- Data extracts:

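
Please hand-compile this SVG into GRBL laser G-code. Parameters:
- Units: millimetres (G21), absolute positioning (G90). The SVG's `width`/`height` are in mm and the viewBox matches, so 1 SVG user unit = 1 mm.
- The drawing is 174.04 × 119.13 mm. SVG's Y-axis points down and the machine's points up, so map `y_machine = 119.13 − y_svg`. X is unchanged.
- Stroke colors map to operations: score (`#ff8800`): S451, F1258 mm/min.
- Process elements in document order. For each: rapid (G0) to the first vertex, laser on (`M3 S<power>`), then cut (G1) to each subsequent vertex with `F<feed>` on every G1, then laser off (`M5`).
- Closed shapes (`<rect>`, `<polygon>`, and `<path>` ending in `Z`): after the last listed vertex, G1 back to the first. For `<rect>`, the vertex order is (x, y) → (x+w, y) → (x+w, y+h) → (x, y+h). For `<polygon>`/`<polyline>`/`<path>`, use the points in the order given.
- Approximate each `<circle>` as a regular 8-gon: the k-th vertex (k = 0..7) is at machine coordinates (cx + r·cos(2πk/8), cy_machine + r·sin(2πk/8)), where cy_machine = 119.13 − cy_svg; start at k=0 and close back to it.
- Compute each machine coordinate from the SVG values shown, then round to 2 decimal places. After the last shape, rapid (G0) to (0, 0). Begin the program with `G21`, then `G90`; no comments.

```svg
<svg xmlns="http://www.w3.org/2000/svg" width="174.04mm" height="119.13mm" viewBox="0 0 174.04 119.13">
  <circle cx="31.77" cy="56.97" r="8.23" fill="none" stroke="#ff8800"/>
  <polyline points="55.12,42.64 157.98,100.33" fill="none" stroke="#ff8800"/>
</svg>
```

G21
G90
G0 X40.00 Y62.16
M3 S451
G1 X37.59 Y67.98 F1258
G1 X31.77 Y70.39 F1258
G1 X25.95 Y67.98 F1258
G1 X23.54 Y62.16 F1258
G1 X25.95 Y56.34 F1258
G1 X31.77 Y53.93 F1258
G1 X37.59 Y56.34 F1258
G1 X40.00 Y62.16 F1258
M5
G0 X55.12 Y76.49
M3 S451
G1 X157.98 Y18.80 F1258
M5
G0 X0.00 Y0.00

1 u = 1 mm; y_m = 119.13 − y.

[1] `<circle>` circle, #ff8800→score S451 F1258: (40.00,62.16) → (37.59,67.98) → (31.77,70.39) → (25.95,67.98) → (23.54,62.16) → (25.95,56.34) → (31.77,53.93) → (37.59,56.34) → (40.00,62.16) (closed)

[2] `<polyline>` line segment, #ff8800→score S451 F1258: (55.12,76.49) → (157.98,18.80)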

- Task to carry out: The response must give every line from the material above that holds the string "vertex".

- Written solution:
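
- Process elements in document order. For each: rapid (G0) to the first vertex, laser on (`M3 S<power>`), then cut (G1) to each subsequent vertex with `F<feed>` on every G1, then laser off (`M5`).
- Closed shapes (`<rect>`, `<polygon>`, and `<path>` ending in `Z`): after the last listed vertex, G1 back to the first. For `<rect>`, the vertex order is (x, y) → (x+w, y) → (x+w, y+h) → (x, y+h). For `<polygon>`/`<polyline>`/`<path>`, use the points in the order given.
- Approximate each `<circle>` as a regular 8-gon: the k-th vertex (k = 0..7) is at machine coordinates (cx + r·cos(2πk/8), cy_machine + r·sin(2πk/8)), where cy_machine = 119.13 − cy_svg; start at k=0 and close back to it.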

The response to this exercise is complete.